* TASK GOAL
The line containing "On a cadastral" marks where to begin. Write out that line and every line after it exactly, through the last line below.

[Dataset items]
========================================================================

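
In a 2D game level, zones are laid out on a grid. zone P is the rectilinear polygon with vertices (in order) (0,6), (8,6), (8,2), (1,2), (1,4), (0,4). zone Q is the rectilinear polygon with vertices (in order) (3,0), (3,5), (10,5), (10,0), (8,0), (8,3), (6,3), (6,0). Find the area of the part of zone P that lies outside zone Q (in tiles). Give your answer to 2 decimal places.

|zone P| = 30, |zone P∩zone Q| = 13.
|zone P ∖ zone Q| = |zone P| − |zone P∩zone Q| = 30 − 13 = 17.00.

17.00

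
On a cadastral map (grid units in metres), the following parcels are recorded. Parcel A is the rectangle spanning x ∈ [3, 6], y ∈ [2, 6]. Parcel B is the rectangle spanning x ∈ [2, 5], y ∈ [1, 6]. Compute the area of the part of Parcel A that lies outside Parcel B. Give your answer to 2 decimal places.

|Parcel A∩Parcel B|: x∈[3,5], y∈[2,6] → 2·4 = 8.
|Parcel A| = 12.
|Parcel A ∖ Parcel B| = |Parcel A| − |Parcel A∩Parcel B| = 12 − 8 = 4.00.

4.00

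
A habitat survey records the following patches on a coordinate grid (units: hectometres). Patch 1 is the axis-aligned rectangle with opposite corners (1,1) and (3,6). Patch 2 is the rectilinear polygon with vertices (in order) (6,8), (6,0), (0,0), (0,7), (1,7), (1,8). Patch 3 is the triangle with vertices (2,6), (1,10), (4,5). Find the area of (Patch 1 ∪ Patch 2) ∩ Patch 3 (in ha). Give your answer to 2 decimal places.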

========================================================================

* SOLUTION TO THIS PROBLEM
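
On a cadastral map (grid units in metres), the following parcels are recorded. Parcel A is the rectangle spanning x ∈ [3, 6], y ∈ [2, 6]. Parcel B is the rectangle spanning x ∈ [2, 5], y ∈ [1, 6]. Compute the area of the part of Parcel A that lies outside Parcel B. Give your answer to 2 decimal places.

|Parcel A∩Parcel B|: x∈[3,5], y∈[2,6] → 2·4 = 8.
|Parcel A| = 12.
|Parcel A ∖ Parcel B| = |Parcel A| − |Parcel A∩Parcel B| = 12 − 8 = 4.00.

4.00

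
A habitat survey records the following patches on a coordinate grid (units: hectometres). Patch 1 is the axis-aligned rectangle with opposite corners (1,1) and (3,6). Patch 2 is the rectilinear polygon with vertices (in order) (6,8), (6,0), (0,0), (0,7), (1,7), (1,8). Patch 3 is the triangle with vertices (2,6), (1,10), (4,5). Find the area of (Patch 1 ∪ Patch 2) ∩ Patch 3 (in ha). Give your answer to 2 decimal places.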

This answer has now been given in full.